What you need to do: Would it be possible to reproduce every entry exactly, please?

Records drawn from a dataset:

● ● ●

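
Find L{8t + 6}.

L{8t + 6} = 8·L{t} + 6·L{1} = 8/s² + 6/s

Final answer: 8/s² + 6/s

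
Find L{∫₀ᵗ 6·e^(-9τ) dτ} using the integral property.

L{∫₀ᵗ f(τ)dτ} = F(s)/s with F(s) = 6/(s+9), so L{∫₀ᵗ 6·e^(-9τ) dτ} = 6/(s(s+9))

Final answer: 6/(s(s+9))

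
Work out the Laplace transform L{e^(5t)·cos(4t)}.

L{e^(at)·cos(ωt)} = (s-a)/((s-a)² + ω²), so L{e^(5t)·cos(4t)} = (s-5)/((s-5)² + 16)

Final answer: (s-5)/((s-5)² + 16)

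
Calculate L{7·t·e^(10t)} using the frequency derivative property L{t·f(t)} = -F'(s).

L{e^(10t)} = 1/(s-10). By frequency derivative: L{t·e^(10t)} = -d/ds[1/(s-10)] = -(-1)/(s-10)² = 1/(s-10)². Then L{7·t·e^(10t)} = 7·1/(s-10)² = 7/(s-10)²

Final answer: 7/(s-10)²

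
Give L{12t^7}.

L{t^n} = n!/s^(n+1). So L{12t^7} = 12·7!/s^8 = 60480/s^8

Final answer: 60480/s^8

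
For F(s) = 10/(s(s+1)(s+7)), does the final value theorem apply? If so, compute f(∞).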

● ● ●

Result for this exercise:
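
Find L{8t + 6}.

L{8t + 6} = 8·L{t} + 6·L{1} = 8/s² + 6/s

Final answer: 8/s² + 6/s

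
Find L{∫₀ᵗ 6·e^(-9τ) dτ} using the integral property.

L{∫₀ᵗ f(τ)dτ} = F(s)/s with F(s) = 6/(s+9), so L{∫₀ᵗ 6·e^(-9τ) dτ} = 6/(s(s+9))

Final answer: 6/(s(s+9))

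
Work out the Laplace transform L{e^(5t)·cos(4t)}.

L{e^(at)·cos(ωt)} = (s-a)/((s-a)² + ω²), so L{e^(5t)·cos(4t)} = (s-5)/((s-5)² + 16)

Final answer: (s-5)/((s-5)² + 16)

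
Calculate L{7·t·e^(10t)} using the frequency derivative property L{t·f(t)} = -F'(s).

L{e^(10t)} = 1/(s-10). By frequency derivative: L{t·e^(10t)} = -d/ds[1/(s-10)] = -(-1)/(s-10)² = 1/(s-10)². Then L{7·t·e^(10t)} = 7·1/(s-10)² = 7/(s-10)²

Final answer: 7/(s-10)²

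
Give L{12t^7}.

L{t^n} = n!/s^(n+1). So L{12t^7} = 12·7!/s^8 = 60480/s^8

Final answer: 60480/s^8

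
For F(s) = 10/(s(s+1)(s+7)), does the final value theorem apply? If so, compute f(∞).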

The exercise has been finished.